Stored data entries
=====
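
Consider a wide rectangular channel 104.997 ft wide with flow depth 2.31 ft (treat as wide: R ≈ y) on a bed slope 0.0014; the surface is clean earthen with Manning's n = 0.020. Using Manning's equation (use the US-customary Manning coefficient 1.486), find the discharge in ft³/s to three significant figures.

1180 ft³/s

A = b·y = 104.997 × 2.31 = 242.5 ft²
Wide channel: R ≈ y = 2.31 ft
Q = (1.486/n)·A·R^(2/3)·S^(1/2) = (1.486/0.020) × 242.5 × 2.310^(2/3) × 0.0014^(1/2) = 1178 ft³/s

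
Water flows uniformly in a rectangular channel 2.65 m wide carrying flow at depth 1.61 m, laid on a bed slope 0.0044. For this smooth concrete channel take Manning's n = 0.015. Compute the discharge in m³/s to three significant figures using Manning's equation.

A = b·y = 2.65 × 1.61 = 4.267 m²
P = b + 2y = 2.65 + 2×1.61 = 5.870 m
R = A/P = 4.267/5.870 = 0.7268 m
Q = (1/n)·A·R^(2/3)·S^(1/2) = (1/0.015) × 4.267 × 0.7268^(2/3) × 0.0044^(1/2) = 15.25 m³/s

15.3 m³/s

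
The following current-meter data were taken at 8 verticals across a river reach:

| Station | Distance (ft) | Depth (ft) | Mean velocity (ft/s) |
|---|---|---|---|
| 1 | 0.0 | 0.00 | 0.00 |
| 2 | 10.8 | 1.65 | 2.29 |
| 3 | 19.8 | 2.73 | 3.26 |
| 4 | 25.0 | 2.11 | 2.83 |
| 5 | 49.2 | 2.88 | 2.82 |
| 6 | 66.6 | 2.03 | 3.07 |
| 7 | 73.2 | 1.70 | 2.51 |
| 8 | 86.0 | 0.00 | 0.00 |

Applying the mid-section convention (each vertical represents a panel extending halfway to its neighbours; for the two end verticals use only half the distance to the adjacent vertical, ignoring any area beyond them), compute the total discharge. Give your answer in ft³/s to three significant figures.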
=====
Exercise brief
Among the lines above, find those that contain the word "verticals" and copy them.

Solution for this problem
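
The following current-meter data were taken at 8 verticals across a river reach:
Applying the mid-section convention (each vertical represents a panel extending halfway to its neighbours; for the two end verticals use only half the distance to the adjacent vertical, ignoring any area beyond them), compute the total discharge. Give your answer in ft³/s to three significant figures.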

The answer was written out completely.